[Start of Attachment]
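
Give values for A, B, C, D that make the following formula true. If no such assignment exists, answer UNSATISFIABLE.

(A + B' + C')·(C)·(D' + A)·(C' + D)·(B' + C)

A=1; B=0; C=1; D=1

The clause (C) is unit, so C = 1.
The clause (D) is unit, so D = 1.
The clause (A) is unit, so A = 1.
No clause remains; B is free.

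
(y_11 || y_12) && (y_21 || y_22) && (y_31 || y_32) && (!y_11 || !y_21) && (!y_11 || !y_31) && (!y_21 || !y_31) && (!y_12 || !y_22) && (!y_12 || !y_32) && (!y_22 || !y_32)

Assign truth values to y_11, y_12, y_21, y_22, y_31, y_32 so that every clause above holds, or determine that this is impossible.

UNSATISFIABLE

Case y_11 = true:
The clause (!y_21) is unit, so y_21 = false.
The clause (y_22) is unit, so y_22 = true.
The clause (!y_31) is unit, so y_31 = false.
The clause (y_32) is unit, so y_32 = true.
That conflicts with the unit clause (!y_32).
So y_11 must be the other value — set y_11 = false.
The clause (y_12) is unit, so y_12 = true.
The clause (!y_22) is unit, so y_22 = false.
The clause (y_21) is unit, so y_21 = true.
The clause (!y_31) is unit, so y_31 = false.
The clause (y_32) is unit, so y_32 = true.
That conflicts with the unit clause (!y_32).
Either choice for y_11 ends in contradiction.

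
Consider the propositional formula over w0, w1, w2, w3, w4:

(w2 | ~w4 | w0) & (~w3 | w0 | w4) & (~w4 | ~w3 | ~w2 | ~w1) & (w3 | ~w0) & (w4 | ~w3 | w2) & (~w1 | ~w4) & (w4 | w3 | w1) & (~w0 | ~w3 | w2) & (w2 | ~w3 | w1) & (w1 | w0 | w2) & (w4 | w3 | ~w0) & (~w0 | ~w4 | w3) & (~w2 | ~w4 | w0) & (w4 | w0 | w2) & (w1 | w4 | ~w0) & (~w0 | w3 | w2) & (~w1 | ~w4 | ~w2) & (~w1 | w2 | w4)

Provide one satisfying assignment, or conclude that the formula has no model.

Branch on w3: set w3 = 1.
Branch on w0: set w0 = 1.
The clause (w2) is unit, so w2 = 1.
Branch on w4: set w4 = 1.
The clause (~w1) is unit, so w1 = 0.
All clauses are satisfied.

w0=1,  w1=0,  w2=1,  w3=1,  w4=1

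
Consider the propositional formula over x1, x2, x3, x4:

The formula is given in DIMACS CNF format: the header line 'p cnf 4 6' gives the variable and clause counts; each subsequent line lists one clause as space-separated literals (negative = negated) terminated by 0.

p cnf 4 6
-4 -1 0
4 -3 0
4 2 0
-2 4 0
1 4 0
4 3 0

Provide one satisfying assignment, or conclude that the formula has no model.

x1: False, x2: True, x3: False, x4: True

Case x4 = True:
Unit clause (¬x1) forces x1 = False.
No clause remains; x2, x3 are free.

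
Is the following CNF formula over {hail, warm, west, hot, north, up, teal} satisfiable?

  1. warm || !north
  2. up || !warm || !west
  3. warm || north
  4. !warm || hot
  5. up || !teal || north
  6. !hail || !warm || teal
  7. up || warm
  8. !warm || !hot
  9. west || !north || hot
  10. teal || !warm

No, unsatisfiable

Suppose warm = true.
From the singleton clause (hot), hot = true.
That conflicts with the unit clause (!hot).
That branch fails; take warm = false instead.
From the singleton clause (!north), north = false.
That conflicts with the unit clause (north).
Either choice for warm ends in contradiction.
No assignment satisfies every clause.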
[End of Attachment]
**WHAT THE EXERCISE ASKS**
Identify each line in the records above that contains the word "over", and copy it out in full.

**EXERCISE ANSWER**
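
Consider the propositional formula over w0, w1, w2, w3, w4:
Consider the propositional formula over x1, x2, x3, x4:
Is the following CNF formula over {hail, warm, west, hot, north, up, teal} satisfiable?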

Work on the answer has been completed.